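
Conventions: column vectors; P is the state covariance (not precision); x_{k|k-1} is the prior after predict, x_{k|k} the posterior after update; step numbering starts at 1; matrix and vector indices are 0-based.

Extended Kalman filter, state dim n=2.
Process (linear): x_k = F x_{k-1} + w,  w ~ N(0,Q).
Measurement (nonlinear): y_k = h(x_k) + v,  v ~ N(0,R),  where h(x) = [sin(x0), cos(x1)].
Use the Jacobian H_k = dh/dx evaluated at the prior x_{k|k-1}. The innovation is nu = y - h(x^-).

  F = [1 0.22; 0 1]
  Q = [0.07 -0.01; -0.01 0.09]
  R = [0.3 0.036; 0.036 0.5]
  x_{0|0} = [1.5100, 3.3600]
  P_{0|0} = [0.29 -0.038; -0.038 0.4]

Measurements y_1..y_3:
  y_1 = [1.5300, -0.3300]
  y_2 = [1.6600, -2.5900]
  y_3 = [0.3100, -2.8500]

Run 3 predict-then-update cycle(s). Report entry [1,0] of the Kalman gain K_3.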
.....
The response must restate every entry word for word.

*Response to this task:*
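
Conventions: column vectors; P is the state covariance (not precision); x_{k|k-1} is the prior after predict, x_{k|k} the posterior after update; step numbering starts at 1; matrix and vector indices are 0-based.

Extended Kalman filter, state dim n=2.
Process (linear): x_k = F x_{k-1} + w,  w ~ N(0,Q).
Measurement (nonlinear): y_k = h(x_k) + v,  v ~ N(0,R),  where h(x) = [sin(x0), cos(x1)].
Use the Jacobian H_k = dh/dx evaluated at the prior x_{k|k-1}. The innovation is nu = y - h(x^-).

  F = [1 0.22; 0 1]
  Q = [0.07 -0.01; -0.01 0.09]
  R = [0.3 0.036; 0.036 0.5]
  x_{0|0} = [1.5100, 3.3600]
  P_{0|0} = [0.29 -0.038; -0.038 0.4]

Measurements y_1..y_3:
  y_1 = [1.5300, -0.3300]
  y_2 = [1.6600, -2.5900]
  y_3 = [0.3100, -2.8500]

Run 3 predict-then-update cycle(s). Report entry [1,0] of the Kalman gain K_3.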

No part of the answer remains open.